■ TASK OBJECTIVE: A word-for-word reproduction of the listing is required.

*** MATERIAL FOR THE TASK

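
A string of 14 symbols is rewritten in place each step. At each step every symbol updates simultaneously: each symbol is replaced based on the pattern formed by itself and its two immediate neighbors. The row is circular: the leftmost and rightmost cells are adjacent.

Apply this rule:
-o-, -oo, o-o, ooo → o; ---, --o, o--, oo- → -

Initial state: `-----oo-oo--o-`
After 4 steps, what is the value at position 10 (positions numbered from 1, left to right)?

-

-----o-oo---o-
-----ooo----o-
-----oo-----o-
-----o------o-
position 10 holds -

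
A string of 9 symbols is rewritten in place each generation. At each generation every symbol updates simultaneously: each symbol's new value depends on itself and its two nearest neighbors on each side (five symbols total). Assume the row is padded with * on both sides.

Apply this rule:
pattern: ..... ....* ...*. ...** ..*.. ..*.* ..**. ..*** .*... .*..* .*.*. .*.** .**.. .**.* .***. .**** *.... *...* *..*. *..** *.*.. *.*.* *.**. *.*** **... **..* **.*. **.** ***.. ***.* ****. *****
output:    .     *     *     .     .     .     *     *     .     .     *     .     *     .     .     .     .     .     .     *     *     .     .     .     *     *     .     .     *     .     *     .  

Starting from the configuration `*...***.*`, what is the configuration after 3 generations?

**..*....
***....*.
.***.**..

.***.**..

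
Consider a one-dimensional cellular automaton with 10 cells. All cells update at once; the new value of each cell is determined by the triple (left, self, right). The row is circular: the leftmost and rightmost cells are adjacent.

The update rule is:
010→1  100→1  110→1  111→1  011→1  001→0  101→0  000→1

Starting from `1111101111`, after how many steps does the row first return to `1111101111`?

1

1111101111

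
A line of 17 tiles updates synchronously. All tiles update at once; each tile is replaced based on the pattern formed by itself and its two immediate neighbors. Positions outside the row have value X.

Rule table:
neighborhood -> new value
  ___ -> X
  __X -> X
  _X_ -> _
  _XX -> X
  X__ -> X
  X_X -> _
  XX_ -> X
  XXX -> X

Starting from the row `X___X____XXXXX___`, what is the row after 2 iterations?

iteration 1: XXXX_XXXXXXXXXXXX
iteration 2: XXXX_XXXXXXXXXXXX

XXXX_XXXXXXXXXXXX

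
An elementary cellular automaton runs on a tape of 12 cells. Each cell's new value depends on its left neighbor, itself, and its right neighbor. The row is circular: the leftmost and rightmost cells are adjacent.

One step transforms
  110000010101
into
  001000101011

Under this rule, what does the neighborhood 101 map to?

At position 8 the neighborhood is 101; the next row has 1 there.

1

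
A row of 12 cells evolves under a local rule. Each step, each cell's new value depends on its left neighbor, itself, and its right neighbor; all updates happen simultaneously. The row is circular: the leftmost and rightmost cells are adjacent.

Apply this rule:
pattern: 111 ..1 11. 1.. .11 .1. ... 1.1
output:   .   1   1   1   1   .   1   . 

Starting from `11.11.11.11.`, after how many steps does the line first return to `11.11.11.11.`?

11.11.11.11.

1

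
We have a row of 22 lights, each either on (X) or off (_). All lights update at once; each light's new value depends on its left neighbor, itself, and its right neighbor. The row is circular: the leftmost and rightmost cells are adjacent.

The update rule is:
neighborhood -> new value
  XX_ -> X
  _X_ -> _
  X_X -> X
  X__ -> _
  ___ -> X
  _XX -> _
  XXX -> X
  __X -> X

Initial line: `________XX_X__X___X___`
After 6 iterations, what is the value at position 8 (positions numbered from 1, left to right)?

X

XXXXXXXX_XX__X__XX__XX
XXXXXXXXX_X_X__X_X_X_X
XXXXXXXXXX_X__X_X_X_X_
_XXXXXXXXXX__X_X_X_X_X
X_XXXXXXXXX_X_X_X_X_X_
_X_XXXXXXXXX_X_X_X_X_X
position 8 holds X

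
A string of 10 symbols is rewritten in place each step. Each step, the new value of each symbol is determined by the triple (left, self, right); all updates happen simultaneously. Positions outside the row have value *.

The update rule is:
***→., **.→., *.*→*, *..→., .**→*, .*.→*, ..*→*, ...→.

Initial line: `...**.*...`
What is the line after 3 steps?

step 1: ..**.**..*
step 2: .**.**..**
step 3: **.**..**.

**.**..**.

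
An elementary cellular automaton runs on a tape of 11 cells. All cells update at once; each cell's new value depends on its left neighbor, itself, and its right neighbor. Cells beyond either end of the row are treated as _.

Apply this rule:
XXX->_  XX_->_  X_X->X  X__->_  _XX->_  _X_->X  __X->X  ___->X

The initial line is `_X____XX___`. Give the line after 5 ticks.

XX_XXX___XX
__X____XX__
XXX_XXX___X
___X____XXX
XXXX_XXX___

XXXX_XXX___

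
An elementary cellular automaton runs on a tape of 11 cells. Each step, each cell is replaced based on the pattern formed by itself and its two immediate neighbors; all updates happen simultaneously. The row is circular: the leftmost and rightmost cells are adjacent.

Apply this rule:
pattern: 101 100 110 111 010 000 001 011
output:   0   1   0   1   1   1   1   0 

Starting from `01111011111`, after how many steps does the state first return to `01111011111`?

step 1: 00110001110
step 2: 11001110101
step 3: 10110100100
step 4: 10000111111
step 5: 01111011111

5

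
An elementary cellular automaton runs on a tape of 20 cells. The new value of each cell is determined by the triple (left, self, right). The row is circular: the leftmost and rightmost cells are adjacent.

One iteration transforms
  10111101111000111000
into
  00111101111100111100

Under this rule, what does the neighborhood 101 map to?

0

At position 1 the neighborhood is 101; the next row has 0 there.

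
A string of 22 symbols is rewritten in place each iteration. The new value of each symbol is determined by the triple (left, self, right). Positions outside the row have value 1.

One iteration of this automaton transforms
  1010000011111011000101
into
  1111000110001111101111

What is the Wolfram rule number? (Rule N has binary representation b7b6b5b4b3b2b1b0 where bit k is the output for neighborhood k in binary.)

position 9: 111 → 0  (bit 7 = 0)
position 0: 110 → 1  (bit 6 = 1)
position 1: 101 → 1  (bit 5 = 1)
position 3: 100 → 1  (bit 4 = 1)
position 8: 011 → 1  (bit 3 = 1)
position 2: 010 → 1  (bit 2 = 1)
position 7: 001 → 1  (bit 1 = 1)
position 4: 000 → 0  (bit 0 = 0)
bits b7..b0 = 01111110 = 126

126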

******

■ ANSWER SPACE:
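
A string of 14 symbols is rewritten in place each step. At each step every symbol updates simultaneously: each symbol is replaced based on the pattern formed by itself and its two immediate neighbors. The row is circular: the leftmost and rightmost cells are adjacent.

Apply this rule:
-o-, -oo, o-o, ooo → o; ---, --o, o--, oo- → -

Initial state: `-----oo-oo--o-`
After 4 steps, what is the value at position 10 (positions numbered from 1, left to right)?

-

-----o-oo---o-
-----ooo----o-
-----oo-----o-
-----o------o-
position 10 holds -

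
A string of 9 symbols is rewritten in place each generation. At each generation every symbol updates simultaneously: each symbol's new value depends on itself and its two nearest neighbors on each side (five symbols total). Assume the row is padded with * on both sides.

Apply this rule:
pattern: ..... ....* ...*. ...** ..*.. ..*.* ..**. ..*** .*... .*..* .*.*. .*.** .**.. .**.* .***. .**** *.... *...* *..*. *..** *.*.. *.*.* *.**. *.*** **... **..* **.*. **.** ***.. ***.* ****. *****
output:    .     *     *     .     .     .     *     *     .     .     *     .     *     .     .     .     .     .     .     *     *     .     .     .     *     *     .     .     *     .     *     .  

Starting from the configuration `*...***.*`, what is the configuration after 3 generations?

**..*....
***....*.
.***.**..

.***.**..

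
Consider a one-dimensional cellular automaton with 10 cells. All cells update at once; the new value of each cell is determined by the triple (left, self, right). The row is circular: the leftmost and rightmost cells are adjacent.

The update rule is:
010→1  100→1  110→1  111→1  011→1  001→0  101→0  000→1

Starting from `1111101111`, after how many steps does the row first return to `1111101111`?

1

1111101111

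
A line of 17 tiles updates synchronously. All tiles update at once; each tile is replaced based on the pattern formed by itself and its two immediate neighbors. Positions outside the row have value X.

Rule table:
neighborhood -> new value
  ___ -> X
  __X -> X
  _X_ -> _
  _XX -> X
  X__ -> X
  X_X -> _
  XX_ -> X
  XXX -> X

Starting from the row `X___X____XXXXX___`, what is the row after 2 iterations?

iteration 1: XXXX_XXXXXXXXXXXX
iteration 2: XXXX_XXXXXXXXXXXX

XXXX_XXXXXXXXXXXX

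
An elementary cellular automaton runs on a tape of 12 cells. Each cell's new value depends on its left neighbor, itself, and its right neighbor. The row is circular: the leftmost and rightmost cells are adjacent.

One step transforms
  110000010101
into
  001000101011

Under this rule, what does the neighborhood 101 map to?

At position 8 the neighborhood is 101; the next row has 1 there.

1

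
A row of 12 cells evolves under a local rule. Each step, each cell's new value depends on its left neighbor, itself, and its right neighbor; all updates happen simultaneously. The row is circular: the leftmost and rightmost cells are adjacent.

Apply this rule:
pattern: 111 ..1 11. 1.. .11 .1. ... 1.1
output:   .   1   1   1   1   .   1   . 

Starting from `11.11.11.11.`, after how many steps does the line first return to `11.11.11.11.`?

11.11.11.11.

1

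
We have a row of 22 lights, each either on (X) or off (_). All lights update at once; each light's new value depends on its left neighbor, itself, and its right neighbor. The row is circular: the leftmost and rightmost cells are adjacent.

The update rule is:
neighborhood -> new value
  XX_ -> X
  _X_ -> _
  X_X -> X
  X__ -> _
  ___ -> X
  _XX -> _
  XXX -> X
  __X -> X

Initial line: `________XX_X__X___X___`
After 6 iterations, what is the value at position 8 (positions numbered from 1, left to right)?

X

XXXXXXXX_XX__X__XX__XX
XXXXXXXXX_X_X__X_X_X_X
XXXXXXXXXX_X__X_X_X_X_
_XXXXXXXXXX__X_X_X_X_X
X_XXXXXXXXX_X_X_X_X_X_
_X_XXXXXXXXX_X_X_X_X_X
position 8 holds X

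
A string of 10 symbols is rewritten in place each step. Each step, the new value of each symbol is determined by the triple (left, self, right); all updates happen simultaneously. Positions outside the row have value *.

The update rule is:
***→., **.→., *.*→*, *..→., .**→*, .*.→*, ..*→*, ...→.

Initial line: `...**.*...`
What is the line after 3 steps?

step 1: ..**.**..*
step 2: .**.**..**
step 3: **.**..**.

**.**..**.

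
An elementary cellular automaton runs on a tape of 11 cells. All cells update at once; each cell's new value depends on its left neighbor, itself, and its right neighbor. Cells beyond either end of the row are treated as _.

Apply this rule:
XXX->_  XX_->_  X_X->X  X__->_  _XX->_  _X_->X  __X->X  ___->X

The initial line is `_X____XX___`. Give the line after 5 ticks.

XX_XXX___XX
__X____XX__
XXX_XXX___X
___X____XXX
XXXX_XXX___

XXXX_XXX___

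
An elementary cellular automaton runs on a tape of 11 cells. Each step, each cell is replaced based on the pattern formed by itself and its two immediate neighbors; all updates happen simultaneously. The row is circular: the leftmost and rightmost cells are adjacent.

Apply this rule:
pattern: 101 100 110 111 010 000 001 011
output:   0   1   0   1   1   1   1   0 

Starting from `01111011111`, after how many steps does the state first return to `01111011111`?

step 1: 00110001110
step 2: 11001110101
step 3: 10110100100
step 4: 10000111111
step 5: 01111011111

5

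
An elementary cellular automaton runs on a tape of 20 cells. The new value of each cell is determined by the triple (left, self, right). The row is circular: the leftmost and rightmost cells are adjacent.

One iteration transforms
  10111101111000111000
into
  00111101111100111100

Under this rule, what does the neighborhood 101 map to?

0

At position 1 the neighborhood is 101; the next row has 0 there.

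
A string of 22 symbols is rewritten in place each iteration. The new value of each symbol is determined by the triple (left, self, right). Positions outside the row have value 1.

One iteration of this automaton transforms
  1010000011111011000101
into
  1111000110001111101111

What is the Wolfram rule number? (Rule N has binary representation b7b6b5b4b3b2b1b0 where bit k is the output for neighborhood k in binary.)

position 9: 111 → 0  (bit 7 = 0)
position 0: 110 → 1  (bit 6 = 1)
position 1: 101 → 1  (bit 5 = 1)
position 3: 100 → 1  (bit 4 = 1)
position 8: 011 → 1  (bit 3 = 1)
position 2: 010 → 1  (bit 2 = 1)
position 7: 001 → 1  (bit 1 = 1)
position 4: 000 → 0  (bit 0 = 0)
bits b7..b0 = 01111110 = 126

126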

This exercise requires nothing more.